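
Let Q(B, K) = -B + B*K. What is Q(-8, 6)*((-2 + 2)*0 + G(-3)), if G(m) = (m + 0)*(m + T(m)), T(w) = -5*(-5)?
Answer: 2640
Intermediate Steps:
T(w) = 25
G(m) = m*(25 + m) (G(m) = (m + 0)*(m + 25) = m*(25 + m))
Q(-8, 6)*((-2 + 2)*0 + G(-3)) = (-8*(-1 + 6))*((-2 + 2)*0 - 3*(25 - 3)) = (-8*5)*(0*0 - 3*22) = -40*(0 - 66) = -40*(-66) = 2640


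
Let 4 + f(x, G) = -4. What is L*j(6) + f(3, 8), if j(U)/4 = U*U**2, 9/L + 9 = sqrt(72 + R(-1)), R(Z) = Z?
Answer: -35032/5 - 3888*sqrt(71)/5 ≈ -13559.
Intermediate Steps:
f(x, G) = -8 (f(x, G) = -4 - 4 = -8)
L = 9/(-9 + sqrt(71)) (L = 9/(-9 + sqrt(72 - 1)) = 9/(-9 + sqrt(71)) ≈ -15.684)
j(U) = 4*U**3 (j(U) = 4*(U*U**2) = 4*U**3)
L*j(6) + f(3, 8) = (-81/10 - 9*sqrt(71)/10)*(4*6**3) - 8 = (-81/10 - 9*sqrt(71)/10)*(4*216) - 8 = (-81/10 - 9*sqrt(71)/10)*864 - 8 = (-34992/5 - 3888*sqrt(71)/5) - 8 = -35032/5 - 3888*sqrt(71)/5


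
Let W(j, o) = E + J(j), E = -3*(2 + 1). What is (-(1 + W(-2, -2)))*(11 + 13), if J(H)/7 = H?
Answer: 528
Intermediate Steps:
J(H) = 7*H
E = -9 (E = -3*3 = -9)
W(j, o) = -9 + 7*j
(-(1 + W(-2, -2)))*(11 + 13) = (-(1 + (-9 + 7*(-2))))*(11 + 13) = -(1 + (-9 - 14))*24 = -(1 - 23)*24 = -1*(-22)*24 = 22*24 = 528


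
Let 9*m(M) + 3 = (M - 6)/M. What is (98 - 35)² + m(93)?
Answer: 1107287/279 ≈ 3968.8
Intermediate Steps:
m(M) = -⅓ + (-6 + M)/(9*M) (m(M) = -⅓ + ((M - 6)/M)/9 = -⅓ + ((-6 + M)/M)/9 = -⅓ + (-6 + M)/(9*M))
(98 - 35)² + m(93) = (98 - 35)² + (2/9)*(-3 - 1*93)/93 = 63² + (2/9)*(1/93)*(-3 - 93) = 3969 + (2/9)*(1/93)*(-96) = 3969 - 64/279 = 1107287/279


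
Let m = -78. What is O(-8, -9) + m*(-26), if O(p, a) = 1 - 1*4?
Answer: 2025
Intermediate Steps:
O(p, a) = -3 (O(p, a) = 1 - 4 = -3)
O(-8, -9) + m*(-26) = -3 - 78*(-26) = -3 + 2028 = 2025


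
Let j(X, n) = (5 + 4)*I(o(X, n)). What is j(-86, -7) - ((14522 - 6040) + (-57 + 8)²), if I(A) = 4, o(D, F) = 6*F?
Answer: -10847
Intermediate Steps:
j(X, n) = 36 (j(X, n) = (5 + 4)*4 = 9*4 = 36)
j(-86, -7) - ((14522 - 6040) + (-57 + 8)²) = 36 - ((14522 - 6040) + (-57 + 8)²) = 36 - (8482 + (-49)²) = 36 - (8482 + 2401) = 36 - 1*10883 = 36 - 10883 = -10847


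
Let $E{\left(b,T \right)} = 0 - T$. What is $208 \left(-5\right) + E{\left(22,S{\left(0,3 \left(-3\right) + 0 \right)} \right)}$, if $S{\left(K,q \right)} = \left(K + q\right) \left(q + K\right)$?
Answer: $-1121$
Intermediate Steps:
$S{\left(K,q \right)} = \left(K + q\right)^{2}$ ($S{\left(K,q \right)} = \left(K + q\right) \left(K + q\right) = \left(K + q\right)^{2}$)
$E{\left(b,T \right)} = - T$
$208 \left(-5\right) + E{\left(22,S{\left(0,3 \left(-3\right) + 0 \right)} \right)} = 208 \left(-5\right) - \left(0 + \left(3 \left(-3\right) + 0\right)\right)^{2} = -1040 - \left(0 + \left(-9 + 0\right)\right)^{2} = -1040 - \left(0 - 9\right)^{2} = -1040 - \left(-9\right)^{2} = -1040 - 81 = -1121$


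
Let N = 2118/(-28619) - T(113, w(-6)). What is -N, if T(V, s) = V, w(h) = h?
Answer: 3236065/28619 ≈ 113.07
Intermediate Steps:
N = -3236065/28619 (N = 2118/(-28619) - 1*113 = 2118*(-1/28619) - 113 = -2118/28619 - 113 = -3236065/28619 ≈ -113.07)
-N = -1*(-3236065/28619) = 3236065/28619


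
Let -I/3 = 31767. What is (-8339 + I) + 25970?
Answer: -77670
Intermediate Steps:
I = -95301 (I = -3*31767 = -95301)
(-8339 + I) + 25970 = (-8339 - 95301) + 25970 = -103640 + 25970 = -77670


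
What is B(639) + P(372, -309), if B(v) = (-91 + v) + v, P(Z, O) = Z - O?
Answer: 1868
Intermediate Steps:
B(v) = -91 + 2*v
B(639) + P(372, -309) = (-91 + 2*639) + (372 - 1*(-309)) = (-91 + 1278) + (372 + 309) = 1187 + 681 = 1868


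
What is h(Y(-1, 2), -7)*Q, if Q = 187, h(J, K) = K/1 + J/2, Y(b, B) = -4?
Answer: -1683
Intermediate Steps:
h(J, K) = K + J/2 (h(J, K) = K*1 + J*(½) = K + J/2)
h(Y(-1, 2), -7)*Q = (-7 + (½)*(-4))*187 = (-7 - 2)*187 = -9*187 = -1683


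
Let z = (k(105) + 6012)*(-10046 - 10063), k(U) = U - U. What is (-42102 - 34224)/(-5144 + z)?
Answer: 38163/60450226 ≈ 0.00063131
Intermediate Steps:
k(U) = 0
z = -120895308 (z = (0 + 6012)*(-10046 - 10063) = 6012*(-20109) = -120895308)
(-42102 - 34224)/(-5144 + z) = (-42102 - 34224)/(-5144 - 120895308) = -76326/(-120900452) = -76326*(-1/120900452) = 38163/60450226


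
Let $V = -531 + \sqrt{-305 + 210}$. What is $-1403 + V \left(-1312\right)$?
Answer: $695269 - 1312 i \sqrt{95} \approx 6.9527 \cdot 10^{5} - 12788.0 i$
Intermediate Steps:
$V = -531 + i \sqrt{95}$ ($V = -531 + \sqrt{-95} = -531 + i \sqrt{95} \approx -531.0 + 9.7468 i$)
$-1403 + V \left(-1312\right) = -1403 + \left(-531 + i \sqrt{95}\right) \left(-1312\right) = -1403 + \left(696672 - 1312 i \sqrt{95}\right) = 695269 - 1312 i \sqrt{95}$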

☆ ☆ ☆

A faithful copy of all the records is required.

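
Let Q(B, K) = -B + B*K. What is Q(-8, 6)*((-2 + 2)*0 + G(-3)), if G(m) = (m + 0)*(m + T(m)), T(w) = -5*(-5)?
Answer: 2640
Intermediate Steps:
T(w) = 25
G(m) = m*(25 + m) (G(m) = (m + 0)*(m + 25) = m*(25 + m))
Q(-8, 6)*((-2 + 2)*0 + G(-3)) = (-8*(-1 + 6))*((-2 + 2)*0 - 3*(25 - 3)) = (-8*5)*(0*0 - 3*22) = -40*(0 - 66) = -40*(-66) = 2640


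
Let 4 + f(x, G) = -4. What is L*j(6) + f(3, 8), if j(U)/4 = U*U**2, 9/L + 9 = sqrt(72 + R(-1)), R(Z) = Z?
Answer: -35032/5 - 3888*sqrt(71)/5 ≈ -13559.
Intermediate Steps:
f(x, G) = -8 (f(x, G) = -4 - 4 = -8)
L = 9/(-9 + sqrt(71)) (L = 9/(-9 + sqrt(72 - 1)) = 9/(-9 + sqrt(71)) ≈ -15.684)
j(U) = 4*U**3 (j(U) = 4*(U*U**2) = 4*U**3)
L*j(6) + f(3, 8) = (-81/10 - 9*sqrt(71)/10)*(4*6**3) - 8 = (-81/10 - 9*sqrt(71)/10)*(4*216) - 8 = (-81/10 - 9*sqrt(71)/10)*864 - 8 = (-34992/5 - 3888*sqrt(71)/5) - 8 = -35032/5 - 3888*sqrt(71)/5


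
Let W(j, o) = E + J(j), E = -3*(2 + 1). What is (-(1 + W(-2, -2)))*(11 + 13), if J(H)/7 = H?
Answer: 528
Intermediate Steps:
J(H) = 7*H
E = -9 (E = -3*3 = -9)
W(j, o) = -9 + 7*j
(-(1 + W(-2, -2)))*(11 + 13) = (-(1 + (-9 + 7*(-2))))*(11 + 13) = -(1 + (-9 - 14))*24 = -(1 - 23)*24 = -1*(-22)*24 = 22*24 = 528


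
Let 9*m(M) + 3 = (M - 6)/M. What is (98 - 35)² + m(93)?
Answer: 1107287/279 ≈ 3968.8
Intermediate Steps:
m(M) = -⅓ + (-6 + M)/(9*M) (m(M) = -⅓ + ((M - 6)/M)/9 = -⅓ + ((-6 + M)/M)/9 = -⅓ + (-6 + M)/(9*M))
(98 - 35)² + m(93) = (98 - 35)² + (2/9)*(-3 - 1*93)/93 = 63² + (2/9)*(1/93)*(-3 - 93) = 3969 + (2/9)*(1/93)*(-96) = 3969 - 64/279 = 1107287/279


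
Let m = -78. What is O(-8, -9) + m*(-26), if O(p, a) = 1 - 1*4?
Answer: 2025
Intermediate Steps:
O(p, a) = -3 (O(p, a) = 1 - 4 = -3)
O(-8, -9) + m*(-26) = -3 - 78*(-26) = -3 + 2028 = 2025


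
Let j(X, n) = (5 + 4)*I(o(X, n)). What is j(-86, -7) - ((14522 - 6040) + (-57 + 8)²), if I(A) = 4, o(D, F) = 6*F?
Answer: -10847
Intermediate Steps:
j(X, n) = 36 (j(X, n) = (5 + 4)*4 = 9*4 = 36)
j(-86, -7) - ((14522 - 6040) + (-57 + 8)²) = 36 - ((14522 - 6040) + (-57 + 8)²) = 36 - (8482 + (-49)²) = 36 - (8482 + 2401) = 36 - 1*10883 = 36 - 10883 = -10847


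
Let $E{\left(b,T \right)} = 0 - T$. What is $208 \left(-5\right) + E{\left(22,S{\left(0,3 \left(-3\right) + 0 \right)} \right)}$, if $S{\left(K,q \right)} = \left(K + q\right) \left(q + K\right)$?
Answer: $-1121$
Intermediate Steps:
$S{\left(K,q \right)} = \left(K + q\right)^{2}$ ($S{\left(K,q \right)} = \left(K + q\right) \left(K + q\right) = \left(K + q\right)^{2}$)
$E{\left(b,T \right)} = - T$
$208 \left(-5\right) + E{\left(22,S{\left(0,3 \left(-3\right) + 0 \right)} \right)} = 208 \left(-5\right) - \left(0 + \left(3 \left(-3\right) + 0\right)\right)^{2} = -1040 - \left(0 + \left(-9 + 0\right)\right)^{2} = -1040 - \left(0 - 9\right)^{2} = -1040 - \left(-9\right)^{2} = -1040 - 81 = -1121$


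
Let N = 2118/(-28619) - T(113, w(-6)). What is -N, if T(V, s) = V, w(h) = h?
Answer: 3236065/28619 ≈ 113.07
Intermediate Steps:
N = -3236065/28619 (N = 2118/(-28619) - 1*113 = 2118*(-1/28619) - 113 = -2118/28619 - 113 = -3236065/28619 ≈ -113.07)
-N = -1*(-3236065/28619) = 3236065/28619


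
Let -I/3 = 31767. What is (-8339 + I) + 25970?
Answer: -77670
Intermediate Steps:
I = -95301 (I = -3*31767 = -95301)
(-8339 + I) + 25970 = (-8339 - 95301) + 25970 = -103640 + 25970 = -77670


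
What is B(639) + P(372, -309), if B(v) = (-91 + v) + v, P(Z, O) = Z - O?
Answer: 1868
Intermediate Steps:
B(v) = -91 + 2*v
B(639) + P(372, -309) = (-91 + 2*639) + (372 - 1*(-309)) = (-91 + 1278) + (372 + 309) = 1187 + 681 = 1868


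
What is h(Y(-1, 2), -7)*Q, if Q = 187, h(J, K) = K/1 + J/2, Y(b, B) = -4?
Answer: -1683
Intermediate Steps:
h(J, K) = K + J/2 (h(J, K) = K*1 + J*(½) = K + J/2)
h(Y(-1, 2), -7)*Q = (-7 + (½)*(-4))*187 = (-7 - 2)*187 = -9*187 = -1683


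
Let z = (k(105) + 6012)*(-10046 - 10063), k(U) = U - U. What is (-42102 - 34224)/(-5144 + z)?
Answer: 38163/60450226 ≈ 0.00063131
Intermediate Steps:
k(U) = 0
z = -120895308 (z = (0 + 6012)*(-10046 - 10063) = 6012*(-20109) = -120895308)
(-42102 - 34224)/(-5144 + z) = (-42102 - 34224)/(-5144 - 120895308) = -76326/(-120900452) = -76326*(-1/120900452) = 38163/60450226


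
Let $V = -531 + \sqrt{-305 + 210}$. What is $-1403 + V \left(-1312\right)$?
Answer: $695269 - 1312 i \sqrt{95} \approx 6.9527 \cdot 10^{5} - 12788.0 i$
Intermediate Steps:
$V = -531 + i \sqrt{95}$ ($V = -531 + \sqrt{-95} = -531 + i \sqrt{95} \approx -531.0 + 9.7468 i$)
$-1403 + V \left(-1312\right) = -1403 + \left(-531 + i \sqrt{95}\right) \left(-1312\right) = -1403 + \left(696672 - 1312 i \sqrt{95}\right) = 695269 - 1312 i \sqrt{95}$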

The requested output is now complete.